(Brief) Write out each record again exactly as it stands.

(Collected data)
________________________________________

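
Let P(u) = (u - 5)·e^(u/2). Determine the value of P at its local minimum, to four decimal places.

P'(u) = 1·e^(u/2) + (u - 5)·(1/2)·e^(u/2) = ((1/2)u - 3/2)·e^(u/2). Since e^(u/2) > 0, the only critical point is u = 3.
P''(3) has the same sign as 1/2 > 0, so this is a local minimum.
P(3) = (-2)·e^(3/2) ≈ -8.9634.

-8.9634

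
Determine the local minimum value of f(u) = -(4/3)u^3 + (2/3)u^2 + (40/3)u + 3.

-907/81

f'(u) = -4u^2 + (4/3)u + 40/3 = 0 at u = -5/3, 2.
Second-derivative test with f''(u) = -8u + 4/3: f''(-5/3) = 44/3 > 0 ⇒ local minimum; f''(2) = -44/3 < 0 ⇒ local maximum.
The local minimum is f(-5/3) = -907/81.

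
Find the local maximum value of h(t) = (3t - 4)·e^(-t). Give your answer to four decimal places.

By the product rule, h'(t) = (-3t + 7)·e^(-t). Since e^(-t) > 0, the only critical point is t = 7/3.
h''(7/3) has the same sign as -3 < 0, so this is a local maximum.
h(7/3) = (3)·e^(-7/3) ≈ 0.2909.

0.2909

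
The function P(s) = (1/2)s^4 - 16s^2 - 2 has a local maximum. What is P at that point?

Critical points: P'(s) = 2s^3 - 32s vanishes at s = -4, 0, 4.
Second-derivative test with P''(s) = 6s^2 - 32: P''(-4) = 64 > 0 ⇒ local minimum; P''(0) = -32 < 0 ⇒ local maximum; P''(4) = 64 > 0 ⇒ local minimum.
Thus P has its local maximum at s = 0, with value -2.

-2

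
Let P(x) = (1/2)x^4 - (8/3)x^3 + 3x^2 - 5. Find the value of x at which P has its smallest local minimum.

3

Critical points: P'(x) = 2x^3 - 8x^2 + 6x vanishes at x = 0, 1, 3.
P''(x) = 6x^2 - 16x + 6. P''(0) = 6 > 0 ⇒ local minimum; P''(1) = -4 < 0 ⇒ local maximum; P''(3) = 12 > 0 ⇒ local minimum.
So the smallest local minimum value is P(3) = -19/2.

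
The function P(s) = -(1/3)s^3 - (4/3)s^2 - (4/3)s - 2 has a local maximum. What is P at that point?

P'(s) = -s^2 - (8/3)s - 4/3 = 0 at s = -2, -2/3.
Since P''(s) = -2s - 8/3, we get P''(-2) = 4/3 > 0 ⇒ local minimum; P''(-2/3) = -4/3 < 0 ⇒ local maximum.
The local maximum is P(-2/3) = -130/81.

-130/81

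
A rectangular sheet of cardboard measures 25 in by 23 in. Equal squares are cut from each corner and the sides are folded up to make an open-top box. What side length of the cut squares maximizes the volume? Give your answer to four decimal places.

3.9896

With cut size x, the volume is V(x) = x(25 − 2x)(23 − 2x) for 0 < x < 11.5.
V'(x) = 12x^2 − 192x + 575. Setting V'(x) = 0 gives x ≈ 3.9896 (the root in (0, 11.5)).
V''(x) = 24x − 192 is negative there, so this is the maximum; V ≈ 1020.0052.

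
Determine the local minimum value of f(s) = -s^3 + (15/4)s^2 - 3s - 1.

-27/16

f'(s) = -3s^2 + (15/2)s - 3. Setting f'(s) = 0 gives s ∈ {1/2, 2}.
Second-derivative test with f''(s) = -6s + 15/2: f''(1/2) = 9/2 > 0 ⇒ local minimum; f''(2) = -9/2 < 0 ⇒ local maximum.
Thus f has its local minimum at s = 1/2, with value -27/16.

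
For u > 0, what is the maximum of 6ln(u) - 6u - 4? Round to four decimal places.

-10.0000

h'(u) = 6/u − 6 = 0 gives u = 1.
h''(u) = -6/u², which is negative for u > 0, so this is a local maximum.
h(1) = 6·ln(1) - 6 - 4 ≈ -10.0000.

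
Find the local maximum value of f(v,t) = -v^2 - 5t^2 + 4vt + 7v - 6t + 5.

133/4

∂f/∂v = -2v + 4t + 7 = 0 and ∂f/∂t = 4v - 10t - 6 = 0, so (v, t) = (23/2, 4).
The Hessian has f_{vv} = -2, f_{tt} = -10, f_{vt} = 4, giving D = 4 > 0 with f_{vv} < 0, so the point is a local maximum.
f(23/2, 4) = 133/4.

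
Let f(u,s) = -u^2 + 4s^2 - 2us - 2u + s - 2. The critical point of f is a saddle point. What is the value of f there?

∂f/∂u = -2u - 2s - 2 = 0 and ∂f/∂s = -2u + 8s + 1 = 0, so (u, s) = (-7/10, -3/10).
The Hessian has f_{uu} = -2, f_{ss} = 8, f_{us} = -2, giving D = -20 < 0, so the point is a saddle point.
f(-7/10, -3/10) = -29/20.

-29/20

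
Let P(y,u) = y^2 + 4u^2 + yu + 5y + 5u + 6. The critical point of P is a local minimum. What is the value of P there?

-2/3

∂P/∂y = 2y + u + 5 = 0 and ∂P/∂u = y + 8u + 5 = 0, so (y, u) = (-7/3, -1/3).
The Hessian has P_{yy} = 2, P_{uu} = 8, P_{yu} = 1, giving D = 15 > 0 with P_{yy} > 0, so the point is a local minimum.
P(-7/3, -1/3) = -2/3.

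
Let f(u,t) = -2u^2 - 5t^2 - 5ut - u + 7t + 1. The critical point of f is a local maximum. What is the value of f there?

51/5

∂f/∂u = -4u - 5t - 1 = 0 and ∂f/∂t = -5u - 10t + 7 = 0, so (u, t) = (-3, 11/5).
The Hessian has f_{uu} = -4, f_{tt} = -10, f_{ut} = -5, giving D = 15 > 0 with f_{uu} < 0, so the point is a local maximum.
f(-3, 11/5) = 51/5.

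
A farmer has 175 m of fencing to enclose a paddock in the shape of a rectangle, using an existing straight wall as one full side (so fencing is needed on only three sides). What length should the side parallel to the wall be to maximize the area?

Let the sides perpendicular to the wall have length x and the parallel side y, so 2x + y = 175 and the area is A = xy = x(175 − 2x).
A'(x) = 175 − 4x = 0 gives x = 175/4, and A''(x) = −4 < 0 confirms a maximum.
Then y = 175 − 2·175/4 = 175/2 and A = 30625/8.

175/2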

________________________________________

(Output)
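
Let P(u) = (u - 5)·e^(u/2). Determine the value of P at its local minimum, to four decimal places.

P'(u) = 1·e^(u/2) + (u - 5)·(1/2)·e^(u/2) = ((1/2)u - 3/2)·e^(u/2). Since e^(u/2) > 0, the only critical point is u = 3.
P''(3) has the same sign as 1/2 > 0, so this is a local minimum.
P(3) = (-2)·e^(3/2) ≈ -8.9634.

-8.9634

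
Determine the local minimum value of f(u) = -(4/3)u^3 + (2/3)u^2 + (40/3)u + 3.

-907/81

f'(u) = -4u^2 + (4/3)u + 40/3 = 0 at u = -5/3, 2.
Second-derivative test with f''(u) = -8u + 4/3: f''(-5/3) = 44/3 > 0 ⇒ local minimum; f''(2) = -44/3 < 0 ⇒ local maximum.
The local minimum is f(-5/3) = -907/81.

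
Find the local maximum value of h(t) = (3t - 4)·e^(-t). Give your answer to four decimal places.

By the product rule, h'(t) = (-3t + 7)·e^(-t). Since e^(-t) > 0, the only critical point is t = 7/3.
h''(7/3) has the same sign as -3 < 0, so this is a local maximum.
h(7/3) = (3)·e^(-7/3) ≈ 0.2909.

0.2909

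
The function P(s) = (1/2)s^4 - 16s^2 - 2 has a local maximum. What is P at that point?

Critical points: P'(s) = 2s^3 - 32s vanishes at s = -4, 0, 4.
Second-derivative test with P''(s) = 6s^2 - 32: P''(-4) = 64 > 0 ⇒ local minimum; P''(0) = -32 < 0 ⇒ local maximum; P''(4) = 64 > 0 ⇒ local minimum.
Thus P has its local maximum at s = 0, with value -2.

-2

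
Let P(x) = (1/2)x^4 - (8/3)x^3 + 3x^2 - 5. Find the value of x at which P has its smallest local minimum.

3

Critical points: P'(x) = 2x^3 - 8x^2 + 6x vanishes at x = 0, 1, 3.
P''(x) = 6x^2 - 16x + 6. P''(0) = 6 > 0 ⇒ local minimum; P''(1) = -4 < 0 ⇒ local maximum; P''(3) = 12 > 0 ⇒ local minimum.
So the smallest local minimum value is P(3) = -19/2.

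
The function P(s) = -(1/3)s^3 - (4/3)s^2 - (4/3)s - 2 has a local maximum. What is P at that point?

P'(s) = -s^2 - (8/3)s - 4/3 = 0 at s = -2, -2/3.
Since P''(s) = -2s - 8/3, we get P''(-2) = 4/3 > 0 ⇒ local minimum; P''(-2/3) = -4/3 < 0 ⇒ local maximum.
The local maximum is P(-2/3) = -130/81.

-130/81

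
A rectangular sheet of cardboard measures 25 in by 23 in. Equal squares are cut from each corner and the sides are folded up to make an open-top box. What side length of the cut squares maximizes the volume? Give your answer to four decimal places.

3.9896

With cut size x, the volume is V(x) = x(25 − 2x)(23 − 2x) for 0 < x < 11.5.
V'(x) = 12x^2 − 192x + 575. Setting V'(x) = 0 gives x ≈ 3.9896 (the root in (0, 11.5)).
V''(x) = 24x − 192 is negative there, so this is the maximum; V ≈ 1020.0052.

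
Determine the local minimum value of f(s) = -s^3 + (15/4)s^2 - 3s - 1.

-27/16

f'(s) = -3s^2 + (15/2)s - 3. Setting f'(s) = 0 gives s ∈ {1/2, 2}.
Second-derivative test with f''(s) = -6s + 15/2: f''(1/2) = 9/2 > 0 ⇒ local minimum; f''(2) = -9/2 < 0 ⇒ local maximum.
Thus f has its local minimum at s = 1/2, with value -27/16.

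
For u > 0, what is the maximum of 6ln(u) - 6u - 4? Round to four decimal places.

-10.0000

h'(u) = 6/u − 6 = 0 gives u = 1.
h''(u) = -6/u², which is negative for u > 0, so this is a local maximum.
h(1) = 6·ln(1) - 6 - 4 ≈ -10.0000.

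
Find the local maximum value of f(v,t) = -v^2 - 5t^2 + 4vt + 7v - 6t + 5.

133/4

∂f/∂v = -2v + 4t + 7 = 0 and ∂f/∂t = 4v - 10t - 6 = 0, so (v, t) = (23/2, 4).
The Hessian has f_{vv} = -2, f_{tt} = -10, f_{vt} = 4, giving D = 4 > 0 with f_{vv} < 0, so the point is a local maximum.
f(23/2, 4) = 133/4.

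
Let f(u,s) = -u^2 + 4s^2 - 2us - 2u + s - 2. The critical point of f is a saddle point. What is the value of f there?

∂f/∂u = -2u - 2s - 2 = 0 and ∂f/∂s = -2u + 8s + 1 = 0, so (u, s) = (-7/10, -3/10).
The Hessian has f_{uu} = -2, f_{ss} = 8, f_{us} = -2, giving D = -20 < 0, so the point is a saddle point.
f(-7/10, -3/10) = -29/20.

-29/20

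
Let P(y,u) = y^2 + 4u^2 + yu + 5y + 5u + 6. The critical point of P is a local minimum. What is the value of P there?

-2/3

∂P/∂y = 2y + u + 5 = 0 and ∂P/∂u = y + 8u + 5 = 0, so (y, u) = (-7/3, -1/3).
The Hessian has P_{yy} = 2, P_{uu} = 8, P_{yu} = 1, giving D = 15 > 0 with P_{yy} > 0, so the point is a local minimum.
P(-7/3, -1/3) = -2/3.

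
Let f(u,t) = -2u^2 - 5t^2 - 5ut - u + 7t + 1. The critical point of f is a local maximum. What is the value of f there?

51/5

∂f/∂u = -4u - 5t - 1 = 0 and ∂f/∂t = -5u - 10t + 7 = 0, so (u, t) = (-3, 11/5).
The Hessian has f_{uu} = -4, f_{tt} = -10, f_{ut} = -5, giving D = 15 > 0 with f_{uu} < 0, so the point is a local maximum.
f(-3, 11/5) = 51/5.

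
A farmer has 175 m of fencing to enclose a paddock in the shape of a rectangle, using an existing straight wall as one full side (so fencing is needed on only three sides). What length should the side parallel to the wall be to maximize the area?

Let the sides perpendicular to the wall have length x and the parallel side y, so 2x + y = 175 and the area is A = xy = x(175 − 2x).
A'(x) = 175 − 4x = 0 gives x = 175/4, and A''(x) = −4 < 0 confirms a maximum.
Then y = 175 − 2·175/4 = 175/2 and A = 30625/8.

175/2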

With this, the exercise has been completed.